Where a line of the material includes the string "European", copy that line.

--*--

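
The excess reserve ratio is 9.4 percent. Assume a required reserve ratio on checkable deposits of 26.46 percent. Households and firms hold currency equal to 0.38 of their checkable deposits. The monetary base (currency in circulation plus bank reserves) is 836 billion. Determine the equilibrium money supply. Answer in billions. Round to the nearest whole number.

1562 billion

The money multiplier is m = (1 + c) / (rr + e + c) = (1 + 0.38) / (0.2646 + 0.094 + 0.38) ≈ 1.8684.
So M = m × MB = 1.8684 × 836 = 1561.9824 billion.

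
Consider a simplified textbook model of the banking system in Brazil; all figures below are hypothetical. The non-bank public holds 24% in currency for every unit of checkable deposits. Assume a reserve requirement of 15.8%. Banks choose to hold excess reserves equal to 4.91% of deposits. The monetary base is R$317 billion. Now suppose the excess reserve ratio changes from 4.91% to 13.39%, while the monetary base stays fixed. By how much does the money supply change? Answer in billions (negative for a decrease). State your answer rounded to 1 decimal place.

-140.2 billion

Initially m₁ = (1 + 0.24) / (0.158 + 0.0491 + 0.24) ≈ 2.77343, so M₁ = 2.77343 × 317 ≈ 879.1773 billion.
After the change m₂ = (1 + 0.24) / (0.158 + 0.1339 + 0.24) ≈ 2.33127, so M₂ = 2.33127 × 317 ≈ 739.0126 billion.
ΔM = M₂ − M₁ = 739.0126 − 879.1773 = -140.1647 billion.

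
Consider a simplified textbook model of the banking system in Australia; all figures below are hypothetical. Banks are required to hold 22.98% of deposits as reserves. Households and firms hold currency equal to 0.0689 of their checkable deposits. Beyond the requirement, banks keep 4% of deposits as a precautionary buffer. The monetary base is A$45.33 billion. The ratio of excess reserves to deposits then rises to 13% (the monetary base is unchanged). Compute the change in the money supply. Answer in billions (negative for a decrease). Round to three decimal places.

-30.033 billion

Initially m₁ = (1 + 0.0689) / (0.2298 + 0.04 + 0.0689) ≈ 3.155890, so M₁ = 3.155890 × 45.33 ≈ 143.0565 billion.
After the change m₂ = (1 + 0.0689) / (0.2298 + 0.13 + 0.0689) ≈ 2.493352, so M₂ = 2.493352 × 45.33 ≈ 113.0236 billion.
ΔM = M₂ − M₁ = 113.0236 − 143.0565 = -30.0329 billion.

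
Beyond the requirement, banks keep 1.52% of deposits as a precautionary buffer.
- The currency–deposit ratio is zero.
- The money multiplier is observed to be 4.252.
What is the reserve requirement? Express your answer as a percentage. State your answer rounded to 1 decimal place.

Using m = 4.252. Since m = (1 + c)/(c + rr + e), the denominator satisfies c + rr + e = (1 + c)/m = (1 + 0) / 4.252 ≈ 0.235183.
With c = 0 and e = 0.0152, the reserve requirement is 0.235183 − 0 − 0.0152 = 0.219983.

22.0%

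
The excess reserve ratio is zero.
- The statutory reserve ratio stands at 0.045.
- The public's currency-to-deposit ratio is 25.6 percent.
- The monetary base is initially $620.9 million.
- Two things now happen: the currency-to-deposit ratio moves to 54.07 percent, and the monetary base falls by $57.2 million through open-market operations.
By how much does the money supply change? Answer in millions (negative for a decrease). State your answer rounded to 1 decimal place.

-1108.0 million

Before: m₁ = (1 + 0.256) / (0.045 + 0.256) ≈ 4.17276, MB₁ = 620.9, so M₁ = 4.17276 × 620.9 ≈ 2590.8667 million.
After: m₂ = (1 + 0.5407) / (0.045 + 0.5407) ≈ 2.63053, MB₂ = 620.9 − 57.2 = 563.7, so M₂ = 2.63053 × 563.7 ≈ 1482.8298 million.
ΔM = M₂ − M₁ = 1482.8298 − 2590.8667 = -1108.0369 million.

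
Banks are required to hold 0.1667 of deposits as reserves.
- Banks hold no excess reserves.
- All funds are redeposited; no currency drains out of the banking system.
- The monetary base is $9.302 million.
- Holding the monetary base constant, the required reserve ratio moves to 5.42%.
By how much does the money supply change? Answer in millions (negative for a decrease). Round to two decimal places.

Initially m₁ = 1 / (0.1667) ≈ 5.9988, so M₁ = 5.9988 × 9.302 ≈ 55.8008 million.
After the change m₂ = 1 / (0.0542) ≈ 18.4502, so M₂ = 18.4502 × 9.302 ≈ 171.6238 million.
ΔM = M₂ − M₁ = 171.6238 − 55.8008 = 115.823 million.

$115.82 million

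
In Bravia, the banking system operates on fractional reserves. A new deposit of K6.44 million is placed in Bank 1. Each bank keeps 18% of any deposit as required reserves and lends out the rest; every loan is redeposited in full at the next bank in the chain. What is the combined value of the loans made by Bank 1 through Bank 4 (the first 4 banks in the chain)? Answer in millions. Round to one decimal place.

Bank i lends (1 − rr)^i of the original deposit: Bank 1 lends 6.44·0.8200 = 5.2808, Bank 2 lends 6.44·0.8200² ≈ 4.3303, and so on.
Summing a geometric series: total = 6.44·[0.8200·(1 − 0.8200^4) / (1 − 0.8200)] ≈ 16.0735 million.

K16.1 million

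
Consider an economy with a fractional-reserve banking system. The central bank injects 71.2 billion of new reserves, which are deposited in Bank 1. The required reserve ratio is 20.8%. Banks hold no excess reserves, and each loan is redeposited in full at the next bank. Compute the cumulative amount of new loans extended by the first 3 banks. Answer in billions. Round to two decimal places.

Bank i lends (1 − rr)^i of the original deposit: Bank 1 lends 71.2·0.7920 = 56.3904, Bank 2 lends 71.2·0.7920² ≈ 44.6612, and so on.
Summing a geometric series: total = 71.2·[0.7920·(1 − 0.7920^3) / (1 − 0.7920)] ≈ 136.4233 billion.

136.42 billion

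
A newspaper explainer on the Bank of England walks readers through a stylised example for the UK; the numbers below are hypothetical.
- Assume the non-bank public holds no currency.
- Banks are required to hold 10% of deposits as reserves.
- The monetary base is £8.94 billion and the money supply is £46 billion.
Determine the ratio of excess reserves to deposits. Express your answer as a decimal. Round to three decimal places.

0.094

Using m = M/MB = 46/8.94 ≈ 5.145414. Since m = (1 + c)/(c + rr + e), the denominator satisfies c + rr + e = (1 + c)/m = (1 + 0) / 5.145414 ≈ 0.194348.
With c = 0 and rr = 0.1, the ratio of excess reserves to deposits is 0.194348 − 0 − 0.1 = 0.094348.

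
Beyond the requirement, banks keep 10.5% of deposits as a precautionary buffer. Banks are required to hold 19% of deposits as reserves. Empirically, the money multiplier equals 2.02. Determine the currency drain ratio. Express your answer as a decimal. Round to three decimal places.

Using m = 2.02. From m = (1 + c)/(c + rr + e), rearranging gives 1 + c = m·(c + rr + e), so c·(1 − m) = m·(rr + e) − 1.
Hence c = [m·(rr + e) − 1]/(1 − m) = [2.02 × (0.19 + 0.105) − 1] / (1 − 2.02) ≈ 0.396176.

0.396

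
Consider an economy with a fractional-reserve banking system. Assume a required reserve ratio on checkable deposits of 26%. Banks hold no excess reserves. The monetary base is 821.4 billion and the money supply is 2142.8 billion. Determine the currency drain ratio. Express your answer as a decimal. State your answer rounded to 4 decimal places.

Using m = M/MB = 2142.8/821.4 ≈ 2.608717. From m = (1 + c)/(c + rr + e), rearranging gives 1 + c = m·(c + rr + e), so c·(1 − m) = m·(rr + e) − 1.
Hence c = [m·(rr + e) − 1]/(1 − m) = [2.608717 × (0.26 + 0) − 1] / (1 − 2.608717) ≈ 0.199994.

0.2000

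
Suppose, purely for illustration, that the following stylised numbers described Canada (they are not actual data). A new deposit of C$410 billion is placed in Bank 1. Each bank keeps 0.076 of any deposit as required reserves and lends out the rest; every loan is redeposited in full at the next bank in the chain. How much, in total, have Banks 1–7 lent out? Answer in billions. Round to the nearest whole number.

Bank i lends (1 − rr)^i of the original deposit: Bank 1 lends 410·0.9240 = 378.8400, Bank 2 lends 410·0.9240² ≈ 350.0482, and so on.
Summing a geometric series: total = 410·[0.9240·(1 − 0.9240^7) / (1 − 0.9240)] ≈ 2118.2759 billion.

C$2118 billion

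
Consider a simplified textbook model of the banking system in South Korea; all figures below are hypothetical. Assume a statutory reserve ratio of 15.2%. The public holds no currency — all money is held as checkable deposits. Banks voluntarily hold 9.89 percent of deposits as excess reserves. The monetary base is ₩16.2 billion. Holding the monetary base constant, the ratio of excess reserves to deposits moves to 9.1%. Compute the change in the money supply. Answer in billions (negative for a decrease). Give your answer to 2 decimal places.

Initially m₁ = 1 / (0.152 + 0.0989) ≈ 3.98565, so M₁ = 3.98565 × 16.2 ≈ 64.5675 billion.
After the change m₂ = 1 / (0.152 + 0.091) ≈ 4.11523, so M₂ = 4.11523 × 16.2 ≈ 66.6667 billion.
ΔM = M₂ − M₁ = 66.6667 − 64.5675 = 2.0992 billion.

₩2.10 billion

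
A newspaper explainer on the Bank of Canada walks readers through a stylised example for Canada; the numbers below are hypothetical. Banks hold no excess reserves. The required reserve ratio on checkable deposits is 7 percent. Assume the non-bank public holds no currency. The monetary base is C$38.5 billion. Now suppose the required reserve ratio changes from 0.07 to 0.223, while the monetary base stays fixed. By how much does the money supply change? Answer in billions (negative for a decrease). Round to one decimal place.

Initially m₁ = 1 / (0.07) ≈ 14.2857, so M₁ = 14.2857 × 38.5 ≈ 549.9995 billion.
After the change m₂ = 1 / (0.223) ≈ 4.4843, so M₂ = 4.4843 × 38.5 ≈ 172.6456 billion.
ΔM = M₂ − M₁ = 172.6456 − 549.9995 = -377.3539 billion.

-377.4 billion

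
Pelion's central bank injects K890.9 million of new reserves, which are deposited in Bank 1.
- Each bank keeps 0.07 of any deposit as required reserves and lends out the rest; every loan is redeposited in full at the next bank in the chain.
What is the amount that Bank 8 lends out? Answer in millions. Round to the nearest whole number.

K499 million

Each bank lends a fraction (1 − rr) = 0.9300 of the deposit it receives, so Bank 8 receives 890.9·0.9300^7 and lends 890.9·0.9300^8 ≈ 498.5314 million.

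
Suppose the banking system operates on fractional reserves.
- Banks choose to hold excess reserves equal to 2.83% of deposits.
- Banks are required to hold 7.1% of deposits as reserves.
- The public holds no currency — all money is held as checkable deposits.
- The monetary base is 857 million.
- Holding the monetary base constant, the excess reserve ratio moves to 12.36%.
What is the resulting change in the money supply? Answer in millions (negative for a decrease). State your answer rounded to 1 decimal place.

-4226.5 million

Initially m₁ = 1 / (0.071 + 0.0283) ≈ 10.07049, so M₁ = 10.07049 × 857 ≈ 8630.4099 million.
After the change m₂ = 1 / (0.071 + 0.1236) ≈ 5.13875, so M₂ = 5.13875 × 857 ≈ 4403.9087 million.
ΔM = M₂ − M₁ = 4403.9087 − 8630.4099 = -4226.5012 million.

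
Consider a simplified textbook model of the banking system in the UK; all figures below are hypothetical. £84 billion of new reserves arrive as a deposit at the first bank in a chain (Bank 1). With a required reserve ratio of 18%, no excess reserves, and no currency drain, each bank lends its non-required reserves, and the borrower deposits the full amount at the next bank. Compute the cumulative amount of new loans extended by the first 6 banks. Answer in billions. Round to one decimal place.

Bank i lends (1 − rr)^i of the original deposit: Bank 1 lends 84·0.8200 = 68.8800, Bank 2 lends 84·0.8200² = 56.4816, and so on.
Summing a geometric series: total = 84·[0.8200·(1 − 0.8200^6) / (1 − 0.8200)] ≈ 266.3334 billion.

£266.3 billion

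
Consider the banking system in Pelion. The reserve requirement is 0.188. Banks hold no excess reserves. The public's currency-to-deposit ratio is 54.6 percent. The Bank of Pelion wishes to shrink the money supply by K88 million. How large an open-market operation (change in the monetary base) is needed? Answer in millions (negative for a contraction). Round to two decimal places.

-41.78 million

The money multiplier is m = (1 + c) / (rr + c) = (1 + 0.546) / (0.188 + 0.546) ≈ 2.10627.
ΔMB = ΔM / m = (−88) / 2.10627 ≈ -41.78 million.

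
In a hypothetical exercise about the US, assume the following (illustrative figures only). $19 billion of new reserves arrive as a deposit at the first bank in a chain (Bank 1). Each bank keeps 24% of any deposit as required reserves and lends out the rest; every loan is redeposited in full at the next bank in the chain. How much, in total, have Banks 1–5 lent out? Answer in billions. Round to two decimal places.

Bank i lends (1 − rr)^i of the original deposit: Bank 1 lends 19·0.7600 = 14.4400, Bank 2 lends 19·0.7600² = 10.9744, and so on.
Summing a geometric series: total = 19·[0.7600·(1 − 0.7600^5) / (1 − 0.7600)] ≈ 44.9113 billion.

$44.91 billion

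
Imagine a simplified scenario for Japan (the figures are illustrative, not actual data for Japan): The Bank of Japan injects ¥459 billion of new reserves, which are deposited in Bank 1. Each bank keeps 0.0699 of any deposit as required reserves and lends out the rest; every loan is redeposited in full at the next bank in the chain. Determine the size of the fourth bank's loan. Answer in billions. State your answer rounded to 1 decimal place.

¥343.5 billion

Each bank lends a fraction (1 − rr) = 0.9301 of the deposit it receives, so Bank 4 receives 459·0.9301^3 and lends 459·0.9301^4 ≈ 343.5036 billion.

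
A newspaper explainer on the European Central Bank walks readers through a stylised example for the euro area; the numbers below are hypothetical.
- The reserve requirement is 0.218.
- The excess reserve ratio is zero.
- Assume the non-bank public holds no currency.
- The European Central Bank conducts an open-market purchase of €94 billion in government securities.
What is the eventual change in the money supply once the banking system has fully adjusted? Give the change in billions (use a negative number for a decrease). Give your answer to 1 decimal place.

The simple money multiplier is m = 1/rr = 1/0.218 ≈ 4.5872.
An open-market purchase increases the monetary base by 94 billion, so ΔM = m × ΔMB = 4.5872 × 94 = 431.1968 billion.

€431.2 billion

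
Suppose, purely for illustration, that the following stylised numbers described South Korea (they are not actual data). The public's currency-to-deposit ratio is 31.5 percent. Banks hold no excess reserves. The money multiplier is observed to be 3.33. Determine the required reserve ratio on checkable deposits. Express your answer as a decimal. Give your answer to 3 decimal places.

Using m = 3.33. Since m = (1 + c)/(c + rr + e), the denominator satisfies c + rr + e = (1 + c)/m = (1 + 0.315) / 3.33 ≈ 0.394895.
With c = 0.315 and e = 0, the required reserve ratio on checkable deposits is 0.394895 − 0.315 − 0 = 0.079895.

0.080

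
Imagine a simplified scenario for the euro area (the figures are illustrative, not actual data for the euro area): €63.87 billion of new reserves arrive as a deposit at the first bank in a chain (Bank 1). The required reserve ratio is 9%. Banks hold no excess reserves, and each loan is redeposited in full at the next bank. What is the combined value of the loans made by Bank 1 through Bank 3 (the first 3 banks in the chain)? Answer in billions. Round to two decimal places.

€159.14 billion

Bank i lends (1 − rr)^i of the original deposit: Bank 1 lends 63.87·0.9100 = 58.1217, Bank 2 lends 63.87·0.9100² ≈ 52.8907, and so on.
Summing a geometric series: total = 63.87·[0.9100·(1 − 0.9100^3) / (1 − 0.9100)] ≈ 159.1430 billion.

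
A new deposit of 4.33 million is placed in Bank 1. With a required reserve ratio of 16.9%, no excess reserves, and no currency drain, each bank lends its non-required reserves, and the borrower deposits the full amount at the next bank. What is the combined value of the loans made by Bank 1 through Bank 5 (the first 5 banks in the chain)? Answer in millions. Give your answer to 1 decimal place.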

--*--

• **Output below**
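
A newspaper explainer on the European Central Bank walks readers through a stylised example for the euro area; the numbers below are hypothetical.
- The European Central Bank conducts an open-market purchase of €94 billion in government securities.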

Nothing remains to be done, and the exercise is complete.